» **Data for the task**
════

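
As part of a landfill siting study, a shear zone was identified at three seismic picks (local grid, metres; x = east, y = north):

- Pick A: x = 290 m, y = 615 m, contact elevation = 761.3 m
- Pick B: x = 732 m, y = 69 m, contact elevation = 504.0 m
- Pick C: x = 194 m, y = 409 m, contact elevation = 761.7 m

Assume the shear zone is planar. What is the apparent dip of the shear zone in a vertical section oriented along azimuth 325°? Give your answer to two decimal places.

Two edge vectors: Pick A→Pick B = (442, -546, -257.3), Pick A→Pick C = (-96, -206, 0.4).
Normal n = (Pick A→Pick B) × (Pick A→Pick C) = (-53222.2, 24524, -143468).
So ∂z/∂x = −n_x/n_z = −0.37097 and ∂z/∂y = −n_y/n_z = 0.17094.
Unit vector along 325° is (sin 325°, cos 325°) = (-0.5736, 0.8192).
Slope in that direction = a·(-0.5736) + b·(0.8192) = 0.35280.
Apparent dip = arctan|0.35280| = 19.43° (true dip is 22.2°, so apparent ≤ true as expected).

19.43°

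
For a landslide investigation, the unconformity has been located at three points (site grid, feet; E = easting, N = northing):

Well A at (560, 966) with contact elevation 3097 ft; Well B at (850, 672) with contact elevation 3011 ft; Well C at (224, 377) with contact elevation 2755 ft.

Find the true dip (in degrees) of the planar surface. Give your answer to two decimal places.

Let the plane be z = a·E + b·N + c.
Well B−Well A: 290a − 294b = −86;  Well C−Well A: −336a − 589b = −342.
Solving gives a = 0.18507, b = 0.47507.
Gradient magnitude |∇z| = √(a² + b²) = √(0.03425 + 0.22569) = 0.50985.
True dip = arctan(0.50985) = 27.01°, dipping toward SSW (azimuth ≈ 201°).

27.01°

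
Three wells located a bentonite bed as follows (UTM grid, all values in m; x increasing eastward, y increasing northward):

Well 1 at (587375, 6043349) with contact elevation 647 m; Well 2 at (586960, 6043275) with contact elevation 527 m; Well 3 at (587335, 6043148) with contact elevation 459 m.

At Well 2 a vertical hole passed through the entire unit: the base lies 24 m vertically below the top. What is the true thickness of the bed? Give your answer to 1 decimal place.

17.7 m

Two edge vectors: Well 1→Well 2 = (-415, -74, -120), Well 1→Well 3 = (-40, -201, -188).
Normal n = (Well 1→Well 2) × (Well 1→Well 3) = (-10208, -73220, 80455).
So ∂z/∂x = −n_x/n_z = 0.12688 and ∂z/∂y = −n_y/n_z = 0.91007.
|∇z| = √(a²+b²) = 0.91888, so dip δ = arctan(0.91888) = 42.58°.
True thickness = vertical thickness × cos δ = 24 × cos 42.58° = 17.7 m.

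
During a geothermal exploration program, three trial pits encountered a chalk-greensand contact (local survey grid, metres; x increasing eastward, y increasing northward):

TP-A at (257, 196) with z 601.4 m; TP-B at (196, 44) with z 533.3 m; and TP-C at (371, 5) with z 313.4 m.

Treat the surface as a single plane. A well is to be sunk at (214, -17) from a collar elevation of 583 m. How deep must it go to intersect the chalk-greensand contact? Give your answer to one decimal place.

122.1 m

Two edge vectors: TP-A→TP-B = (-61, -152, -68.1), TP-A→TP-C = (114, -191, -288).
Normal n = (TP-A→TP-B) × (TP-A→TP-C) = (30768.9, -25331.4, 28979).
So ∂z/∂x = −n_x/n_z = −1.06177 and ∂z/∂y = −n_y/n_z = 0.87413.
Intercept c from TP-A: 601.4 + 272.87 − 171.33 = 702.94.
At (214, -17): z_contact = −227.22 − 14.86 + 702.94 = 460.87 m.
Depth below ground = 583 − 460.87 = 122.1 m.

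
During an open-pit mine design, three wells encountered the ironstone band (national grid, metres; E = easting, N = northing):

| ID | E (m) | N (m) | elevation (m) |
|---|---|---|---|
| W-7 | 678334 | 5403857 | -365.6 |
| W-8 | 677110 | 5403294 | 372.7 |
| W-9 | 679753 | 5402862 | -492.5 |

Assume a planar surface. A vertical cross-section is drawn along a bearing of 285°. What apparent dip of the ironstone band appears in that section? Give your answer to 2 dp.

15.19°

Two edge vectors: W-7→W-8 = (-1224, -563, 738.3), W-7→W-9 = (1419, -995, -126.9).
Normal n = (W-7→W-8) × (W-7→W-9) = (806053.2, 892322.1, 2016777).
So ∂z/∂E = −n_x/n_z = −0.39967 and ∂z/∂N = −n_y/n_z = −0.44245.
Unit vector along 285° is (sin 285°, cos 285°) = (-0.9659, 0.2588).
Slope in that direction = a·(-0.9659) + b·(0.2588) = 0.27154.
Apparent dip = arctan|0.27154| = 15.19° (true dip is 30.8°, so apparent ≤ true as expected).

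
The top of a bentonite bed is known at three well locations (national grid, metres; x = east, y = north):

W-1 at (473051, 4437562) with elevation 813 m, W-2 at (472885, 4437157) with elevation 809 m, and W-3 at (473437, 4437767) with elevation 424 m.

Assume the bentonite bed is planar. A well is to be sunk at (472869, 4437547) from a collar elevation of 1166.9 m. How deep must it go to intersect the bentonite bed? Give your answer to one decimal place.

126.3 m

Two edge vectors: W-1→W-2 = (-166, -405, -4), W-1→W-3 = (386, 205, -389).
Normal n = (W-1→W-2) × (W-1→W-3) = (158365, -66118, 122300).
So ∂z/∂x = −n_x/n_z = −1.294889616 and ∂z/∂y = −n_y/n_z = 0.540621423.
Intercept c from W-1: 813 + 612548.83 − 2399041.08 = −1785679.25.
At (472869, 4437547): z_contact = −612313.16 + 2399032.97 − 1785679.25 = 1040.56 m.
Depth below ground = 1166.9 − 1040.56 = 126.3 m.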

════

» **Task objective**
What is needed is a word-for-word copy of the records.

» **Problem solution**
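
As part of a landfill siting study, a shear zone was identified at three seismic picks (local grid, metres; x = east, y = north):

- Pick A: x = 290 m, y = 615 m, contact elevation = 761.3 m
- Pick B: x = 732 m, y = 69 m, contact elevation = 504.0 m
- Pick C: x = 194 m, y = 409 m, contact elevation = 761.7 m

Assume the shear zone is planar. What is the apparent dip of the shear zone in a vertical section oriented along azimuth 325°? Give your answer to two decimal places.

Two edge vectors: Pick A→Pick B = (442, -546, -257.3), Pick A→Pick C = (-96, -206, 0.4).
Normal n = (Pick A→Pick B) × (Pick A→Pick C) = (-53222.2, 24524, -143468).
So ∂z/∂x = −n_x/n_z = −0.37097 and ∂z/∂y = −n_y/n_z = 0.17094.
Unit vector along 325° is (sin 325°, cos 325°) = (-0.5736, 0.8192).
Slope in that direction = a·(-0.5736) + b·(0.8192) = 0.35280.
Apparent dip = arctan|0.35280| = 19.43° (true dip is 22.2°, so apparent ≤ true as expected).

19.43°

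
For a landslide investigation, the unconformity has been located at three points (site grid, feet; E = easting, N = northing):

Well A at (560, 966) with contact elevation 3097 ft; Well B at (850, 672) with contact elevation 3011 ft; Well C at (224, 377) with contact elevation 2755 ft.

Find the true dip (in degrees) of the planar surface. Give your answer to two decimal places.

Let the plane be z = a·E + b·N + c.
Well B−Well A: 290a − 294b = −86;  Well C−Well A: −336a − 589b = −342.
Solving gives a = 0.18507, b = 0.47507.
Gradient magnitude |∇z| = √(a² + b²) = √(0.03425 + 0.22569) = 0.50985.
True dip = arctan(0.50985) = 27.01°, dipping toward SSW (azimuth ≈ 201°).

27.01°

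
Three wells located a bentonite bed as follows (UTM grid, all values in m; x increasing eastward, y increasing northward):

Well 1 at (587375, 6043349) with contact elevation 647 m; Well 2 at (586960, 6043275) with contact elevation 527 m; Well 3 at (587335, 6043148) with contact elevation 459 m.

At Well 2 a vertical hole passed through the entire unit: the base lies 24 m vertically below the top. What is the true thickness of the bed? Give your answer to 1 decimal place.

17.7 m

Two edge vectors: Well 1→Well 2 = (-415, -74, -120), Well 1→Well 3 = (-40, -201, -188).
Normal n = (Well 1→Well 2) × (Well 1→Well 3) = (-10208, -73220, 80455).
So ∂z/∂x = −n_x/n_z = 0.12688 and ∂z/∂y = −n_y/n_z = 0.91007.
|∇z| = √(a²+b²) = 0.91888, so dip δ = arctan(0.91888) = 42.58°.
True thickness = vertical thickness × cos δ = 24 × cos 42.58° = 17.7 m.

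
During a geothermal exploration program, three trial pits encountered a chalk-greensand contact (local survey grid, metres; x increasing eastward, y increasing northward):

TP-A at (257, 196) with z 601.4 m; TP-B at (196, 44) with z 533.3 m; and TP-C at (371, 5) with z 313.4 m.

Treat the surface as a single plane. A well is to be sunk at (214, -17) from a collar elevation of 583 m. How deep must it go to intersect the chalk-greensand contact? Give your answer to one decimal place.

122.1 m

Two edge vectors: TP-A→TP-B = (-61, -152, -68.1), TP-A→TP-C = (114, -191, -288).
Normal n = (TP-A→TP-B) × (TP-A→TP-C) = (30768.9, -25331.4, 28979).
So ∂z/∂x = −n_x/n_z = −1.06177 and ∂z/∂y = −n_y/n_z = 0.87413.
Intercept c from TP-A: 601.4 + 272.87 − 171.33 = 702.94.
At (214, -17): z_contact = −227.22 − 14.86 + 702.94 = 460.87 m.
Depth below ground = 583 − 460.87 = 122.1 m.

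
During an open-pit mine design, three wells encountered the ironstone band (national grid, metres; E = easting, N = northing):

| ID | E (m) | N (m) | elevation (m) |
|---|---|---|---|
| W-7 | 678334 | 5403857 | -365.6 |
| W-8 | 677110 | 5403294 | 372.7 |
| W-9 | 679753 | 5402862 | -492.5 |

Assume a planar surface. A vertical cross-section is drawn along a bearing of 285°. What apparent dip of the ironstone band appears in that section? Give your answer to 2 dp.

15.19°

Two edge vectors: W-7→W-8 = (-1224, -563, 738.3), W-7→W-9 = (1419, -995, -126.9).
Normal n = (W-7→W-8) × (W-7→W-9) = (806053.2, 892322.1, 2016777).
So ∂z/∂E = −n_x/n_z = −0.39967 and ∂z/∂N = −n_y/n_z = −0.44245.
Unit vector along 285° is (sin 285°, cos 285°) = (-0.9659, 0.2588).
Slope in that direction = a·(-0.9659) + b·(0.2588) = 0.27154.
Apparent dip = arctan|0.27154| = 15.19° (true dip is 30.8°, so apparent ≤ true as expected).

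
The top of a bentonite bed is known at three well locations (national grid, metres; x = east, y = north):

W-1 at (473051, 4437562) with elevation 813 m, W-2 at (472885, 4437157) with elevation 809 m, and W-3 at (473437, 4437767) with elevation 424 m.

Assume the bentonite bed is planar. A well is to be sunk at (472869, 4437547) from a collar elevation of 1166.9 m. How deep must it go to intersect the bentonite bed? Give your answer to one decimal place.

126.3 m

Two edge vectors: W-1→W-2 = (-166, -405, -4), W-1→W-3 = (386, 205, -389).
Normal n = (W-1→W-2) × (W-1→W-3) = (158365, -66118, 122300).
So ∂z/∂x = −n_x/n_z = −1.294889616 and ∂z/∂y = −n_y/n_z = 0.540621423.
Intercept c from W-1: 813 + 612548.83 − 2399041.08 = −1785679.25.
At (472869, 4437547): z_contact = −612313.16 + 2399032.97 − 1785679.25 = 1040.56 m.
Depth below ground = 1166.9 − 1040.56 = 126.3 m.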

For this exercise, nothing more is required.